TASK PROMPT ::
Below are records; reproduce exactly the lines from the first through the one containing "P\right) - P$, $V = -28$?".

[RECORD EXCERPTS — start]

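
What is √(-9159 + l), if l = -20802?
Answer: 3*I*√3329 ≈ 173.09*I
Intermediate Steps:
√(-9159 + l) = √(-9159 - 20802) = √(-29961) = 3*I*√3329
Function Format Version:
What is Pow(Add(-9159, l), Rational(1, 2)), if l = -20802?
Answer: Mul(3, I, Pow(3329, Rational(1, 2))) ≈ Mul(173.09, I)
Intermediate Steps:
Pow(Add(-9159, l), Rational(1, 2)) = Pow(Add(-9159, -20802), Rational(1, 2)) = Pow(-29961, Rational(1, 2)) = Mul(3, I, Pow(3329, Rational(1, 2)))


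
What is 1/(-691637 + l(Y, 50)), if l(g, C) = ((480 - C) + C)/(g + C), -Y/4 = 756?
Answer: -1487/1028464459 ≈ -1.4458e-6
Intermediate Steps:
Y = -3024 (Y = -4*756 = -3024)
l(g, C) = 480/(C + g)
1/(-691637 + l(Y, 50)) = 1/(-691637 + 480/(50 - 3024)) = 1/(-691637 + 480/(-2974)) = 1/(-691637 + 480*(-1/2974)) = 1/(-691637 - 240/1487) = 1/(-1028464459/1487) = -1487/1028464459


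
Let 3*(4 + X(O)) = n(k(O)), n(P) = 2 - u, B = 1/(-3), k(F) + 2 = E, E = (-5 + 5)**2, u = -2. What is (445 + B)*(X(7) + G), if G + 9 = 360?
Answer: 1394030/9 ≈ 1.5489e+5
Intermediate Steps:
E = 0 (E = 0**2 = 0)
k(F) = -2 (k(F) = -2 + 0 = -2)
B = -1/3 ≈ -0.33333
n(P) = 4 (n(P) = 2 - 1*(-2) = 2 + 2 = 4)
G = 351 (G = -9 + 360 = 351)
X(O) = -8/3 (X(O) = -4 + (1/3)*4 = -4 + 4/3 = -8/3)
(445 + B)*(X(7) + G) = (445 - 1/3)*(-8/3 + 351) = (1334/3)*(1045/3) = 1394030/9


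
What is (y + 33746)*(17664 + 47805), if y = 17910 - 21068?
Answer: 2002565772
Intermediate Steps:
y = -3158
(y + 33746)*(17664 + 47805) = (-3158 + 33746)*(17664 + 47805) = 30588*65469 = 2002565772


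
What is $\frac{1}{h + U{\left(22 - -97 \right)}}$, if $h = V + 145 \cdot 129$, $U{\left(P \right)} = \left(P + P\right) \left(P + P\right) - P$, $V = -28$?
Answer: $\frac{1}{75202} \approx 1.3298 \cdot 10^{-5}$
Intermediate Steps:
$U{\left(P \right)} = - P + 4 P^{2}$ ($U{\left(P \right)} = 2 P 2 P - P = 4 P^{2} - P = - P + 4 P^{2}$)
$h = 18677$ ($h = -28 + 145 \cdot 129 = -28 + 18705 = 18677$)
$\frac{1}{h + U{\left(22 - -97 \right)}} = \frac{1}{18677 + \left(22 - -97\right) \left(-1 + 4 \left(22 - -97\right)\right)} = \frac{1}{18677 + \left(22 + 97\right) \left(-1 + 4 \left(22 + 97\right)\right)} = \frac{1}{18677 + 119 \left(-1 + 4 \cdot 119\right)} = \frac{1}{18677 + 119 \left(-1 + 476\right)} = \frac{1}{18677 + 119 \cdot 475} = \frac{1}{18677 + 56525} = \frac{1}{75202}$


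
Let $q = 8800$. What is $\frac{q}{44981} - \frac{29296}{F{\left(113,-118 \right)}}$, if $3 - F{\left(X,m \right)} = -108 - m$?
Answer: $\frac{1317824976}{314867} \approx 4185.3$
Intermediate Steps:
$F{\left(X,m \right)} = 111 + m$ ($F{\left(X,m \right)} = 3 - \left(-108 - m\right) = 3 + \left(108 + m\right) = 111 + m$)
$\frac{q}{44981} - \frac{29296}{F{\left(113,-118 \right)}} = \frac{8800}{44981} - \frac{29296}{111 - 118} = 8800 \cdot \frac{1}{44981} - \frac{29296}{-7} = \frac{8800}{44981} - - \frac{29296}{7} = \frac{8800}{44981} + \frac{29296}{7} = \frac{1317824976}{314867}$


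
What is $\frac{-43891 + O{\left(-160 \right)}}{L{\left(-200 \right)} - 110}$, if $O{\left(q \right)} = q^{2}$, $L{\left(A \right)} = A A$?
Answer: $- \frac{18291}{39890} \approx -0.45854$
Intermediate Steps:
$L{\left(A \right)} = A^{2}$
$\frac{-43891 + O{\left(-160 \right)}}{L{\left(-200 \right)} - 110} = \frac{-43891 + \left(-160\right)^{2}}{\left(-200\right)^{2} - 110} = \frac{-43891 + 25600}{40000 - 110} = - \frac{18291}{39890}$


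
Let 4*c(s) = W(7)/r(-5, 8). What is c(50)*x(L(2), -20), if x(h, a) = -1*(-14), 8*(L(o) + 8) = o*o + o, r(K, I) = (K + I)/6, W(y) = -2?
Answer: -14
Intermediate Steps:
r(K, I) = I/6 + K/6 (r(K, I) = (I + K)*(⅙) = I/6 + K/6)
L(o) = -8 + o/8 + o²/8 (L(o) = -8 + (o*o + o)/8 = -8 + (o² + o)/8 = -8 + (o + o²)/8 = -8 + (o/8 + o²/8) = -8 + o/8 + o²/8)
x(h, a) = 14
c(s) = -1 (c(s) = (-2/((⅙)*8 + (⅙)*(-5)))/4 = (-2/(4/3 - ⅚))/4 = (-2/½)/4 = (-2*2)/4 = (¼)*(-4) = -1)
c(50)*x(L(2), -20) = -1*14 = -14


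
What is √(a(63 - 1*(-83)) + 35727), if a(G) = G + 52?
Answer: 5*√1437 ≈ 189.54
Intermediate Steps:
a(G) = 52 + G
√(a(63 - 1*(-83)) + 35727) = √((52 + (63 - 1*(-83))) + 35727) = √((52 + (63 + 83)) + 35727) = √((52 + 146) + 35727) = √(198 + 35727) = √35925 = 5*√1437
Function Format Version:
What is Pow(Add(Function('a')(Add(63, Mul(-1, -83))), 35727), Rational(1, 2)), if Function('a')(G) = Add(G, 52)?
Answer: Mul(5, Pow(1437, Rational(1, 2))) ≈ 189.54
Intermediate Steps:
Function('a')(G) = Add(52, G)
Pow(Add(Function('a')(Add(63, Mul(-1, -83))), 35727), Rational(1, 2)) = Pow(Add(Add(52, Add(63, Mul(-1, -83))), 35727), Rational(1, 2)) = Pow(Add(Add(52, Add(63, 83)), 35727), Rational(1, 2)) = Pow(Add(Add(52, 146), 35727), Rational(1, 2)) = Pow(Add(198, 35727), Rational(1, 2)) = Pow(35925, Rational(1, 2)) = Mul(5, Pow(1437, Rational(1, 2)))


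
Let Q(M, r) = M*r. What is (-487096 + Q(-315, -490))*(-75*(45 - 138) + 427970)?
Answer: -144726208970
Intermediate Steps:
(-487096 + Q(-315, -490))*(-75*(45 - 138) + 427970) = (-487096 - 315*(-490))*(-75*(45 - 138) + 427970) = (-487096 + 154350)*(-75*(-93) + 427970) = -332746*(6975 + 427970) = -332746*434945 = -144726208970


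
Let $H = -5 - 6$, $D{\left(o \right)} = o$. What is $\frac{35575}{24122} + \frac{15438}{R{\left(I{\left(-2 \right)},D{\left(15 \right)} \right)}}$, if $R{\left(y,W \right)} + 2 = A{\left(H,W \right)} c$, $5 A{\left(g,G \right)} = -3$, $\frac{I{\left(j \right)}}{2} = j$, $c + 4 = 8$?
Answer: $- \frac{930597265}{265342} \approx -3507.2$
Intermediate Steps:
$c = 4$ ($c = -4 + 8 = 4$)
$H = -11$ ($H = -5 - 6 = -11$)
$I{\left(j \right)} = 2 j$
$A{\left(g,G \right)} = - \frac{3}{5}$ ($A{\left(g,G \right)} = \frac{1}{5} \left(-3\right) = - \frac{3}{5}$)
$R{\left(y,W \right)} = - \frac{22}{5}$ ($R{\left(y,W \right)} = -2 - \frac{12}{5} = - \frac{22}{5}$)
$\frac{35575}{24122} + \frac{15438}{R{\left(I{\left(-2 \right)},D{\left(15 \right)} \right)}} = \frac{35575}{24122} + \frac{15438}{- \frac{22}{5}} = 35575 \cdot \frac{1}{24122} + 15438 \left(- \frac{5}{22}\right) = \frac{35575}{24122} - \frac{38595}{11} = - \frac{930597265}{265342}$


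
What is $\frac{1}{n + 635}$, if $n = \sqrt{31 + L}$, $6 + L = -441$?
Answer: $\frac{635}{403641} - \frac{4 i \sqrt{26}}{403641} \approx 0.0015732 - 5.053 \cdot 10^{-5} i$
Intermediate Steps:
$L = -447$ ($L = -6 - 441 = -447$)
$n = 4 i \sqrt{26}$ ($n = \sqrt{31 - 447} = \sqrt{-416} = 4 i \sqrt{26} \approx 20.396 i$)
$\frac{1}{n + 635} = \frac{1}{4 i \sqrt{26} + 635} = \frac{1}{635 + 4 i \sqrt{26}}$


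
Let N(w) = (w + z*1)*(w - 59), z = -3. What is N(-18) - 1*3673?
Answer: -2056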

[RECORD EXCERPTS — finish]

ANSWER SECTION ::
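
What is √(-9159 + l), if l = -20802?
Answer: 3*I*√3329 ≈ 173.09*I
Intermediate Steps:
√(-9159 + l) = √(-9159 - 20802) = √(-29961) = 3*I*√3329
Function Format Version:
What is Pow(Add(-9159, l), Rational(1, 2)), if l = -20802?
Answer: Mul(3, I, Pow(3329, Rational(1, 2))) ≈ Mul(173.09, I)
Intermediate Steps:
Pow(Add(-9159, l), Rational(1, 2)) = Pow(Add(-9159, -20802), Rational(1, 2)) = Pow(-29961, Rational(1, 2)) = Mul(3, I, Pow(3329, Rational(1, 2)))


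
What is 1/(-691637 + l(Y, 50)), if l(g, C) = ((480 - C) + C)/(g + C), -Y/4 = 756?
Answer: -1487/1028464459 ≈ -1.4458e-6
Intermediate Steps:
Y = -3024 (Y = -4*756 = -3024)
l(g, C) = 480/(C + g)
1/(-691637 + l(Y, 50)) = 1/(-691637 + 480/(50 - 3024)) = 1/(-691637 + 480/(-2974)) = 1/(-691637 + 480*(-1/2974)) = 1/(-691637 - 240/1487) = 1/(-1028464459/1487) = -1487/1028464459


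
Let 3*(4 + X(O)) = n(k(O)), n(P) = 2 - u, B = 1/(-3), k(F) + 2 = E, E = (-5 + 5)**2, u = -2. What is (445 + B)*(X(7) + G), if G + 9 = 360?
Answer: 1394030/9 ≈ 1.5489e+5
Intermediate Steps:
E = 0 (E = 0**2 = 0)
k(F) = -2 (k(F) = -2 + 0 = -2)
B = -1/3 ≈ -0.33333
n(P) = 4 (n(P) = 2 - 1*(-2) = 2 + 2 = 4)
G = 351 (G = -9 + 360 = 351)
X(O) = -8/3 (X(O) = -4 + (1/3)*4 = -4 + 4/3 = -8/3)
(445 + B)*(X(7) + G) = (445 - 1/3)*(-8/3 + 351) = (1334/3)*(1045/3) = 1394030/9


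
What is (y + 33746)*(17664 + 47805), if y = 17910 - 21068?
Answer: 2002565772
Intermediate Steps:
y = -3158
(y + 33746)*(17664 + 47805) = (-3158 + 33746)*(17664 + 47805) = 30588*65469 = 2002565772


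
What is $\frac{1}{h + U{\left(22 - -97 \right)}}$, if $h = V + 145 \cdot 129$, $U{\left(P \right)} = \left(P + P\right) \left(P + P\right) - P$, $V = -28$?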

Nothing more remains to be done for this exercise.